Start of Input records

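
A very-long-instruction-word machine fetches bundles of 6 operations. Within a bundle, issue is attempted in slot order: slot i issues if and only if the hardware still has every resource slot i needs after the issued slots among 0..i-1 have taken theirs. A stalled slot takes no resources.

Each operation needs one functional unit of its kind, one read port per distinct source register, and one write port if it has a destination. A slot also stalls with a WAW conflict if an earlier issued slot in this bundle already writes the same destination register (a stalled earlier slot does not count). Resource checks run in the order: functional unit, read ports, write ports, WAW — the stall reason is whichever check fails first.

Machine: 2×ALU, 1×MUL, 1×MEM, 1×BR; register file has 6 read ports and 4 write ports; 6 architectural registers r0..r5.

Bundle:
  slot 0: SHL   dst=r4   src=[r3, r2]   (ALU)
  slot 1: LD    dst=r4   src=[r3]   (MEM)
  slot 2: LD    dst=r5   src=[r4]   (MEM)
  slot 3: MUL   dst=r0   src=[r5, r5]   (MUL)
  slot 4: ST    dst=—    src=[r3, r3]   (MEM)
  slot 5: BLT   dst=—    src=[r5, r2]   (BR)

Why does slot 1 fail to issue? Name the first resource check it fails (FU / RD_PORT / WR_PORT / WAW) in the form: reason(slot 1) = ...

#0 ALU src=r3,r2 dispatched  <A:1 Mu:1 Ld:1 B:1 rd:4 wr:3>
#1 MEM src=r3 held:WAW  <A:1 Mu:1 Ld:1 B:1 rd:4 wr:3>
#2 MEM src=r4 dispatched  <A:1 Mu:1 Ld:0 B:1 rd:3 wr:2>
#3 MUL src=r5,r5 dispatched  <A:1 Mu:0 Ld:0 B:1 rd:2 wr:1>
#4 MEM src=r3,r3 held:FU  <A:1 Mu:0 Ld:0 B:1 rd:2 wr:1>
#5 BR src=r5,r2 dispatched  <A:1 Mu:0 Ld:0 B:0 rd:0 wr:1>

reason(slot 1) = WAW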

End of Input records

## What the task requires
Your reply should be nothing but the lines from the one containing "slot 3: MUL" through the last line above, copied exactly; please include both ends.

## Worked solution
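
  slot 3: MUL   dst=r0   src=[r5, r5]   (MUL)
  slot 4: ST    dst=—    src=[r3, r3]   (MEM)
  slot 5: BLT   dst=—    src=[r5, r2]   (BR)

Why does slot 1 fail to issue? Name the first resource check it fails (FU / RD_PORT / WR_PORT / WAW) in the form: reason(slot 1) = ...

#0 ALU src=r3,r2 dispatched  <A:1 Mu:1 Ld:1 B:1 rd:4 wr:3>
#1 MEM src=r3 held:WAW  <A:1 Mu:1 Ld:1 B:1 rd:4 wr:3>
#2 MEM src=r4 dispatched  <A:1 Mu:1 Ld:0 B:1 rd:3 wr:2>
#3 MUL src=r5,r5 dispatched  <A:1 Mu:0 Ld:0 B:1 rd:2 wr:1>
#4 MEM src=r3,r3 held:FU  <A:1 Mu:0 Ld:0 B:1 rd:2 wr:1>
#5 BR src=r5,r2 dispatched  <A:1 Mu:0 Ld:0 B:0 rd:0 wr:1>

reason(slot 1) = WAW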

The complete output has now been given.